**Your goal:**
The required output is a word-for-word restatement of the material below, from the line with "What is 59079/n(242), if n(D) = D + 5*D?" through its last line, inclusive.

Content starts

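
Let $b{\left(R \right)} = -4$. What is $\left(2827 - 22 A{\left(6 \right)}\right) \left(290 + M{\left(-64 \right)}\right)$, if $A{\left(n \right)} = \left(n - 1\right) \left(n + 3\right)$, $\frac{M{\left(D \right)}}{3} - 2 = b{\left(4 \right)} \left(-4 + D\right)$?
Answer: $2042744$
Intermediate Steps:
$M{\left(D \right)} = 54 - 12 D$ ($M{\left(D \right)} = 6 + 3 \left(- 4 \left(-4 + D\right)\right) = 6 + 3 \left(16 - 4 D\right) = 6 - \left(-48 + 12 D\right) = 54 - 12 D$)
$A{\left(n \right)} = \left(-1 + n\right) \left(3 + n\right)$
$\left(2827 - 22 A{\left(6 \right)}\right) \left(290 + M{\left(-64 \right)}\right) = \left(2827 - 22 \left(-3 + 6^{2} + 2 \cdot 6\right)\right) \left(290 + \left(54 - -768\right)\right) = \left(2827 - 22 \left(-3 + 36 + 12\right)\right) \left(290 + \left(54 + 768\right)\right) = \left(2827 - 990\right) \left(290 + 822\right) = \left(2827 - 990\right) 1112 = 1837 \cdot 1112 = 2042744$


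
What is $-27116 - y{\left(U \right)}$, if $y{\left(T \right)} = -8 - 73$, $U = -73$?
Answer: $-27035$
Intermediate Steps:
$y{\left(T \right)} = -81$ ($y{\left(T \right)} = -8 - 73 = -81$)
$-27116 - y{\left(U \right)} = -27116 - -81 = -27116 + 81 = -27035$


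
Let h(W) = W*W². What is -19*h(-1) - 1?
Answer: 18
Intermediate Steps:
h(W) = W³
-19*h(-1) - 1 = -19*(-1)³ - 1 = -19*(-1) - 1 = 19 - 1 = 18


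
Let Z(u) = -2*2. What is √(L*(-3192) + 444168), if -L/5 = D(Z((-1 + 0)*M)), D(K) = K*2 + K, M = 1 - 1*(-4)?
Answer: 66*√58 ≈ 502.64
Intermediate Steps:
M = 5 (M = 1 + 4 = 5)
Z(u) = -4
D(K) = 3*K (D(K) = 2*K + K = 3*K)
L = 60 (L = -15*(-4) = -5*(-12) = 60)
√(L*(-3192) + 444168) = √(60*(-3192) + 444168) = √(-191520 + 444168) = √252648 = 66*√58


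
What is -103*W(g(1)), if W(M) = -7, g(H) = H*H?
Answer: 721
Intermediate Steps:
g(H) = H²
-103*W(g(1)) = -103*(-7) = 721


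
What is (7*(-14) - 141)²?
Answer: 57121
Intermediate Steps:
(7*(-14) - 141)² = (-98 - 141)² = (-239)² = 57121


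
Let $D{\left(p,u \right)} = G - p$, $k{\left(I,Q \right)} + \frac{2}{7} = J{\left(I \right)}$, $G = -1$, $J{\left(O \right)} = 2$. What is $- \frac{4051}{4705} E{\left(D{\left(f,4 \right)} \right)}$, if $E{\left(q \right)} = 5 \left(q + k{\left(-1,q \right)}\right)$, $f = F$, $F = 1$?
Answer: $\frac{8102}{6587} \approx 1.23$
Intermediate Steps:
$k{\left(I,Q \right)} = \frac{12}{7}$ ($k{\left(I,Q \right)} = - \frac{2}{7} + 2 = \frac{12}{7}$)
$f = 1$
$D{\left(p,u \right)} = -1 - p$
$E{\left(q \right)} = \frac{60}{7} + 5 q$ ($E{\left(q \right)} = 5 \left(q + \frac{12}{7}\right) = 5 \left(\frac{12}{7} + q\right) = \frac{60}{7} + 5 q$)
$- \frac{4051}{4705} E{\left(D{\left(f,4 \right)} \right)} = - \frac{4051}{4705} \left(\frac{60}{7} + 5 \left(-1 - 1\right)\right) = \left(-4051\right) \frac{1}{4705} \left(\frac{60}{7} + 5 \left(-1 - 1\right)\right) = - \frac{4051 \left(\frac{60}{7} + 5 \left(-2\right)\right)}{4705} = - \frac{4051 \left(\frac{60}{7} - 10\right)}{4705} = \left(- \frac{4051}{4705}\right) \left(- \frac{10}{7}\right) = \frac{8102}{6587}$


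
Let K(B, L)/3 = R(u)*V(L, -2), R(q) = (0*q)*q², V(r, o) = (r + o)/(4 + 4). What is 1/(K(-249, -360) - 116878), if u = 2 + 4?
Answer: -1/116878 ≈ -8.5559e-6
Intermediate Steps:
V(r, o) = o/8 + r/8 (V(r, o) = (o + r)/8 = (o + r)*(⅛) = o/8 + r/8)
u = 6
R(q) = 0 (R(q) = 0*q² = 0)
K(B, L) = 0 (K(B, L) = 3*(0*((⅛)*(-2) + L/8)) = 3*(0*(-¼ + L/8)) = 3*0 = 0)
1/(K(-249, -360) - 116878) = 1/(0 - 116878) = 1/(-116878) = -1/116878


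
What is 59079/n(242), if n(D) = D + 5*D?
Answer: 19693/484 ≈ 40.688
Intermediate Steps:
n(D) = 6*D
59079/n(242) = 59079/((6*242)) = 59079/1452 = 59079*(1/1452) = 19693/484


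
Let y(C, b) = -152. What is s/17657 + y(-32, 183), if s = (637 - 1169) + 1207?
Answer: -2683189/17657 ≈ -151.96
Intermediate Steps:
s = 675 (s = -532 + 1207 = 675)
s/17657 + y(-32, 183) = 675/17657 - 152 = -2683189/17657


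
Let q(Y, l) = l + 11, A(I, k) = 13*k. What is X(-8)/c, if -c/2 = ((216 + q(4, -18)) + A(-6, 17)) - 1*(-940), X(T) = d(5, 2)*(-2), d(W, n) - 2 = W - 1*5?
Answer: 1/685 ≈ 0.0014599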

Content ends

**Output of the task:**
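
What is 59079/n(242), if n(D) = D + 5*D?
Answer: 19693/484 ≈ 40.688
Intermediate Steps:
n(D) = 6*D
59079/n(242) = 59079/((6*242)) = 59079/1452 = 59079*(1/1452) = 19693/484


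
Let y(C, b) = -152. What is s/17657 + y(-32, 183), if s = (637 - 1169) + 1207?
Answer: -2683189/17657 ≈ -151.96
Intermediate Steps:
s = 675 (s = -532 + 1207 = 675)
s/17657 + y(-32, 183) = 675/17657 - 152 = -2683189/17657


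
Let q(Y, l) = l + 11, A(I, k) = 13*k. What is X(-8)/c, if -c/2 = ((216 + q(4, -18)) + A(-6, 17)) - 1*(-940), X(T) = d(5, 2)*(-2), d(W, n) - 2 = W - 1*5?
Answer: 1/685 ≈ 0.0014599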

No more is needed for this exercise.